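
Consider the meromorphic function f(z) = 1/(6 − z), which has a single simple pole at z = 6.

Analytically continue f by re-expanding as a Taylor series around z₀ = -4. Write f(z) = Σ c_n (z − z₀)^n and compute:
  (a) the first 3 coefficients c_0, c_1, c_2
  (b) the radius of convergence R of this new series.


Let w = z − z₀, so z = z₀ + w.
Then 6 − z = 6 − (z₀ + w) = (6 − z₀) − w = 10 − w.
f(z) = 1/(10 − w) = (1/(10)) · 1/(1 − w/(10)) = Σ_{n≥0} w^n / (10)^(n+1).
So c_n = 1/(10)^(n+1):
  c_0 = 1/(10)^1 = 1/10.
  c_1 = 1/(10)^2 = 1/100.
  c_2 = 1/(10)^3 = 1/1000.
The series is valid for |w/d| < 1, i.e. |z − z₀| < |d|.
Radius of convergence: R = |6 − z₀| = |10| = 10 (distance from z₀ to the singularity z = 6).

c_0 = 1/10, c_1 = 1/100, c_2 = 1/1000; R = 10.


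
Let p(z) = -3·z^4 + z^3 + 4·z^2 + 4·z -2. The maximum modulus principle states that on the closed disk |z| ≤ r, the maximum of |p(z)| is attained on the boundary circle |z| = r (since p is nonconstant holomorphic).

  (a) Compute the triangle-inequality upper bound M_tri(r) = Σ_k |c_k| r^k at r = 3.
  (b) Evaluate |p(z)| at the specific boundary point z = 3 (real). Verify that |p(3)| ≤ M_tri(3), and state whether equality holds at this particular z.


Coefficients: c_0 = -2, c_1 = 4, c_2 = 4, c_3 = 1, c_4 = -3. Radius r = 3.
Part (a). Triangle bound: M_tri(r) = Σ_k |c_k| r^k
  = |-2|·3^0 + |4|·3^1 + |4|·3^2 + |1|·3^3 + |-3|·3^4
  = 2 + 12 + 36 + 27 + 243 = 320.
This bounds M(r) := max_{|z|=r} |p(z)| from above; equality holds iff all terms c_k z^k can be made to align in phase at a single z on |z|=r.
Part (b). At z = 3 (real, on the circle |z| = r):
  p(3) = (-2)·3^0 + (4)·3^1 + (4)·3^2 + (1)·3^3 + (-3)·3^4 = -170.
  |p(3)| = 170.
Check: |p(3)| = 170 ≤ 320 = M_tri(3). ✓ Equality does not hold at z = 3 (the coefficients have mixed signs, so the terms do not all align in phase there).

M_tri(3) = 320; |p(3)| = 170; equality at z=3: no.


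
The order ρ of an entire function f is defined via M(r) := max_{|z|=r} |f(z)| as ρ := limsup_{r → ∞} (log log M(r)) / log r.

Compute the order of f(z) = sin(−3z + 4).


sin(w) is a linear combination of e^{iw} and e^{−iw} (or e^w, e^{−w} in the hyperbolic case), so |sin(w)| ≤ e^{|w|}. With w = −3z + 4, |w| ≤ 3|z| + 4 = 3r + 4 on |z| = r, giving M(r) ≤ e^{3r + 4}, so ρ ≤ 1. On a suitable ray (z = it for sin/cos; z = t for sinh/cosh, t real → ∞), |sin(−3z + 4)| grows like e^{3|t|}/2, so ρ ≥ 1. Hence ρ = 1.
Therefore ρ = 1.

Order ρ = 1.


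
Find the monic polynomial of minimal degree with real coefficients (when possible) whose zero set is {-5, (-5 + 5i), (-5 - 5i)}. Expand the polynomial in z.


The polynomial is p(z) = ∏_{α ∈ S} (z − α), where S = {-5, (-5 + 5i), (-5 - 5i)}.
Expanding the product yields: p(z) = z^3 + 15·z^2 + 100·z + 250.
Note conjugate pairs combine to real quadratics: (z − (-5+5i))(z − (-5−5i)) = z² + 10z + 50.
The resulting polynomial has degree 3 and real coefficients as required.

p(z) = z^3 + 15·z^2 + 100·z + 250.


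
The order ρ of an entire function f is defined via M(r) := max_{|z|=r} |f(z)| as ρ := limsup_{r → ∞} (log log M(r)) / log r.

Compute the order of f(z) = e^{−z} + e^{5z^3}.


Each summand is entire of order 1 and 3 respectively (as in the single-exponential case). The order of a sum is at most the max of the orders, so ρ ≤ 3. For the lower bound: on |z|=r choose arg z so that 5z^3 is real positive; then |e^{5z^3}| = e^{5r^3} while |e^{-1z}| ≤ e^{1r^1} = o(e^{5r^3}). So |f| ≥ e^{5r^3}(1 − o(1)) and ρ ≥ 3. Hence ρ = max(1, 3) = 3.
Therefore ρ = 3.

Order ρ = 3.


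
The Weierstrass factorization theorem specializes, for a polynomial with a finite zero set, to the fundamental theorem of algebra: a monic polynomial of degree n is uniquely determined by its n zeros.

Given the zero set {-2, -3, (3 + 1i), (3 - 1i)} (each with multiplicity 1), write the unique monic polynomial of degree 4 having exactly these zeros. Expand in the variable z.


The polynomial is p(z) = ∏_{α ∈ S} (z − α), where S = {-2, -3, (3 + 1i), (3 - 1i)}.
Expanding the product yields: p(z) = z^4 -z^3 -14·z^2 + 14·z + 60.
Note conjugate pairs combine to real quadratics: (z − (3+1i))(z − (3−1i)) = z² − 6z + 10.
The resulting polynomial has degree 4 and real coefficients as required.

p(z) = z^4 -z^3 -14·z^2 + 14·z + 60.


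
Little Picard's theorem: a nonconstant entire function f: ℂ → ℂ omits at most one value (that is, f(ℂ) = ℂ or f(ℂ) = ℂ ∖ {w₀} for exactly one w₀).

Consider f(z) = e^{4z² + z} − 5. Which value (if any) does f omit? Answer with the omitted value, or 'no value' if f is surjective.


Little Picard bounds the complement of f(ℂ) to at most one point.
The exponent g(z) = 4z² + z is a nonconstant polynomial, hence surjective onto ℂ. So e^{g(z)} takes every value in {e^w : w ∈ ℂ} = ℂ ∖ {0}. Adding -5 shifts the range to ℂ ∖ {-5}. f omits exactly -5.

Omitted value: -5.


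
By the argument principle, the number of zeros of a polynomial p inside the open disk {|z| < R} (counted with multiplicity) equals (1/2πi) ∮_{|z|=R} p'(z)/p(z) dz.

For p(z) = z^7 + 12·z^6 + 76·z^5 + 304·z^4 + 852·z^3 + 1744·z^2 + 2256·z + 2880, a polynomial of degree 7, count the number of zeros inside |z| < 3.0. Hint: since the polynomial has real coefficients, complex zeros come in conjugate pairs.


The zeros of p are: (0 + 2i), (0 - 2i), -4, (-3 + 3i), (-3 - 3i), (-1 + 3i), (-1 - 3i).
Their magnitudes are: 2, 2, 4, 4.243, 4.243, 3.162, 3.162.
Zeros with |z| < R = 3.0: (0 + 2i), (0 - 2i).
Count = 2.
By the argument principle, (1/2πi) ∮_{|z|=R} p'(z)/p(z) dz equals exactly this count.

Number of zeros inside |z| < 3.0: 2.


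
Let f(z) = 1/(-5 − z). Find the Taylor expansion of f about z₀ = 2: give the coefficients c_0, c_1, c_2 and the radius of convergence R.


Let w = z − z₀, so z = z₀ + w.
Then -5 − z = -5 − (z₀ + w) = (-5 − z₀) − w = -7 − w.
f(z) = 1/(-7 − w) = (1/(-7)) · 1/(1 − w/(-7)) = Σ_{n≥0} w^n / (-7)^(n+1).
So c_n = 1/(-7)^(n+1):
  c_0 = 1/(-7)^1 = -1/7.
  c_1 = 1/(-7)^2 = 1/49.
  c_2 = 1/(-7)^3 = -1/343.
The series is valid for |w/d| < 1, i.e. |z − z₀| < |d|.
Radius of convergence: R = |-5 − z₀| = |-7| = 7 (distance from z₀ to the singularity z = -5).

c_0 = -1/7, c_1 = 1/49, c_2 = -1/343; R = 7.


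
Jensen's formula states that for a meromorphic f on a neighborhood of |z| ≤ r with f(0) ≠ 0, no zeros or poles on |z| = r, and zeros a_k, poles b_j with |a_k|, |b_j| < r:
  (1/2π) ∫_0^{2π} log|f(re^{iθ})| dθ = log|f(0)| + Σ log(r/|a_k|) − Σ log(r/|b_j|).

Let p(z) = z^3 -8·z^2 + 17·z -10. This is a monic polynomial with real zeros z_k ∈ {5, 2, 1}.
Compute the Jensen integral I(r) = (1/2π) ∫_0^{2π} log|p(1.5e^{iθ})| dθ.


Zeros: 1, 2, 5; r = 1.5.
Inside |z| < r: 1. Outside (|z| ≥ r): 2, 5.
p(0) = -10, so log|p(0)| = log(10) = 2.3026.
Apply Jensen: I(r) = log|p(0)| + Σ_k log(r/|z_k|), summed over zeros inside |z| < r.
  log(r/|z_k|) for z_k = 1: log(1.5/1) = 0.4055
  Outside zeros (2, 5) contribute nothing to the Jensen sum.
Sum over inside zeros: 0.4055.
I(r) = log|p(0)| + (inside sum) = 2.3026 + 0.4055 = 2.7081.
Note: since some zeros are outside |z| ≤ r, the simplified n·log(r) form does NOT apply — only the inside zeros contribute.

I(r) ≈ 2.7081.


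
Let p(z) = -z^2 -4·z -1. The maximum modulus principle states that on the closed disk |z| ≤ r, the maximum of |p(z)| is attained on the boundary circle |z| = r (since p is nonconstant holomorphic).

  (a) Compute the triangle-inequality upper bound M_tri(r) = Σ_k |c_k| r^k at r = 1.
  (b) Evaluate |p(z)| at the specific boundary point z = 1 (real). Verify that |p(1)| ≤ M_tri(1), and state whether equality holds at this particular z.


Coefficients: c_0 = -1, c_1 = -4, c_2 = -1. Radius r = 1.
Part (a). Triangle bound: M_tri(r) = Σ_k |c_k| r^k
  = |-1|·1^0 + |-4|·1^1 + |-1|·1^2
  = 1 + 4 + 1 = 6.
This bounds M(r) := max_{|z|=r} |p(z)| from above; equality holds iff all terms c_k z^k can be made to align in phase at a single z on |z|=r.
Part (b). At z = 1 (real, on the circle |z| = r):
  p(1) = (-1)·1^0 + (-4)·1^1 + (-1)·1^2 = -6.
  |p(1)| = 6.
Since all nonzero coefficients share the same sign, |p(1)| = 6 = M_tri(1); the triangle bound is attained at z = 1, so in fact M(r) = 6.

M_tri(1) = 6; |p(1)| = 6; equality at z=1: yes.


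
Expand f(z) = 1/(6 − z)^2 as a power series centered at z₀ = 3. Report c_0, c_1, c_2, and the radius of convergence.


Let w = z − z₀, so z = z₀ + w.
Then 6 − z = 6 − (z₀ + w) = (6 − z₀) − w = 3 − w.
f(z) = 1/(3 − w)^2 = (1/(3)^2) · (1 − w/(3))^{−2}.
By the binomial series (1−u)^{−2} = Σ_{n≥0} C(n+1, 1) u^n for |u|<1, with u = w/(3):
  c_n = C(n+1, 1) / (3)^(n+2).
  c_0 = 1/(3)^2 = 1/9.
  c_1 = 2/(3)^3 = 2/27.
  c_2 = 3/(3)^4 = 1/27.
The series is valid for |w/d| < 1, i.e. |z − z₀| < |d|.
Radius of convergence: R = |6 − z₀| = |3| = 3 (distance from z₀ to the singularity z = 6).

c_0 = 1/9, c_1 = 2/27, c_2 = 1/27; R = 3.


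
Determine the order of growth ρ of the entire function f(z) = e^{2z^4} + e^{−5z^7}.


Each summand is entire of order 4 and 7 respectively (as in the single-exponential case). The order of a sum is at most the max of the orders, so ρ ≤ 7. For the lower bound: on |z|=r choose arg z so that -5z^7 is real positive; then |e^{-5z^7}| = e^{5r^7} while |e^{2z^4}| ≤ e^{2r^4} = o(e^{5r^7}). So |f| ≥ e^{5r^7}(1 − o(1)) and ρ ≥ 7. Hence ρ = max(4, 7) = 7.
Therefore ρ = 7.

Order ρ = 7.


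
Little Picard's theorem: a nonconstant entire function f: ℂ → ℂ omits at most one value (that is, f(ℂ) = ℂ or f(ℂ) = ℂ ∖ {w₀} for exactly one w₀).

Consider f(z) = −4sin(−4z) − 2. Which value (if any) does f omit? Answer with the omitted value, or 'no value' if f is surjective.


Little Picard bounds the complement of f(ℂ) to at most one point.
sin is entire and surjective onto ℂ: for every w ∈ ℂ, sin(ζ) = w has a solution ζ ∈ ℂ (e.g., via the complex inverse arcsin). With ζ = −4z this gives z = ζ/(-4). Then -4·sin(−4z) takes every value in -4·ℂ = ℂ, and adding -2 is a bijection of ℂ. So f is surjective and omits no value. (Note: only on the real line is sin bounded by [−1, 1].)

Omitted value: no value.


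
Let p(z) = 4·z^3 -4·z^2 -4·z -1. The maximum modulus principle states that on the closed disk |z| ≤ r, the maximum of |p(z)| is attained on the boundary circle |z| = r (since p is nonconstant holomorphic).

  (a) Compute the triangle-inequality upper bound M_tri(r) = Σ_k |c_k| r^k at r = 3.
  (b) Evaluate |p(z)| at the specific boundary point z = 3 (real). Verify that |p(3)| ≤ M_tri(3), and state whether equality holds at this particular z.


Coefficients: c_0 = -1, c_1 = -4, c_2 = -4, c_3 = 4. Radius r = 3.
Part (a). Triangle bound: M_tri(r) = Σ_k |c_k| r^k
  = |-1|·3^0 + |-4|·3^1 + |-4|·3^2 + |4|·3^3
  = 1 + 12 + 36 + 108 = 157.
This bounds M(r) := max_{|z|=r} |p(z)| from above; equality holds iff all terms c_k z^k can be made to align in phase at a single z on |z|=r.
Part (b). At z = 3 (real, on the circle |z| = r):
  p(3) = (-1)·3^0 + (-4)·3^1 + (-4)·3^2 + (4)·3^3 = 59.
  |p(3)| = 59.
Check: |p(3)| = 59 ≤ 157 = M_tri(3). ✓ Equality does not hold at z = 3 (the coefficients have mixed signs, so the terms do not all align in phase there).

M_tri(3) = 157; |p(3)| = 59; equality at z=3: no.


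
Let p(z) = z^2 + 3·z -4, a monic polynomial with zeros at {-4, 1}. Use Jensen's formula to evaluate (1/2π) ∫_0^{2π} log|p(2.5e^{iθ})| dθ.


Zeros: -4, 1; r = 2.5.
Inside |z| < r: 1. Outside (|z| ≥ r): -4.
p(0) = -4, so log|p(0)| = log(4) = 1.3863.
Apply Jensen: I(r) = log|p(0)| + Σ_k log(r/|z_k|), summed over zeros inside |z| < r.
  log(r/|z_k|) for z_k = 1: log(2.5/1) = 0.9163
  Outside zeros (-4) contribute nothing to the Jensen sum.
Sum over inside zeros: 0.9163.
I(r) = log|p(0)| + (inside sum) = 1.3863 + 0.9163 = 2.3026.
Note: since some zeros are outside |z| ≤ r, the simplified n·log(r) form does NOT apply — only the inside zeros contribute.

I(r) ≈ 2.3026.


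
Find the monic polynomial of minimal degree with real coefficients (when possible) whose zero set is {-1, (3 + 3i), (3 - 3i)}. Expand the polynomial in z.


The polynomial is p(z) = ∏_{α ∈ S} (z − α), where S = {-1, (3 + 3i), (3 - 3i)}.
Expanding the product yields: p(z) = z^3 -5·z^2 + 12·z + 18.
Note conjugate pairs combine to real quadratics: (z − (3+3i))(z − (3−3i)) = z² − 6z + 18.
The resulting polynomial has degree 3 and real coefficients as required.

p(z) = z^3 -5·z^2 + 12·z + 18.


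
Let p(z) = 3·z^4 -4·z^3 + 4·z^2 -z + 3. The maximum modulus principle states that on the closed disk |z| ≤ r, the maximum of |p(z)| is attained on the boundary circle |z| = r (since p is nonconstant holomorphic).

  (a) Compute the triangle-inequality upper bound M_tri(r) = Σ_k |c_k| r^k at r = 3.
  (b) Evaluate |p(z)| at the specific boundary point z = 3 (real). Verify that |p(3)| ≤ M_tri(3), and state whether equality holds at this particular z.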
::::::::
BRIEF → When you find a line in the records that contains the word "states", copy it.

EXPECTED ANSWER →
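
Let p(z) = -3·z^4 + z^3 + 4·z^2 + 4·z -2. The maximum modulus principle states that on the closed disk |z| ≤ r, the maximum of |p(z)| is attained on the boundary circle |z| = r (since p is nonconstant holomorphic).
Jensen's formula states that for a meromorphic f on a neighborhood of |z| ≤ r with f(0) ≠ 0, no zeros or poles on |z| = r, and zeros a_k, poles b_j with |a_k|, |b_j| < r:
Let p(z) = -z^2 -4·z -1. The maximum modulus principle states that on the closed disk |z| ≤ r, the maximum of |p(z)| is attained on the boundary circle |z| = r (since p is nonconstant holomorphic).
Let p(z) = 4·z^3 -4·z^2 -4·z -1. The maximum modulus principle states that on the closed disk |z| ≤ r, the maximum of |p(z)| is attained on the boundary circle |z| = r (since p is nonconstant holomorphic).
Let p(z) = 3·z^4 -4·z^3 + 4·z^2 -z + 3. The maximum modulus principle states that on the closed disk |z| ≤ r, the maximum of |p(z)| is attained on the boundary circle |z| = r (since p is nonconstant holomorphic).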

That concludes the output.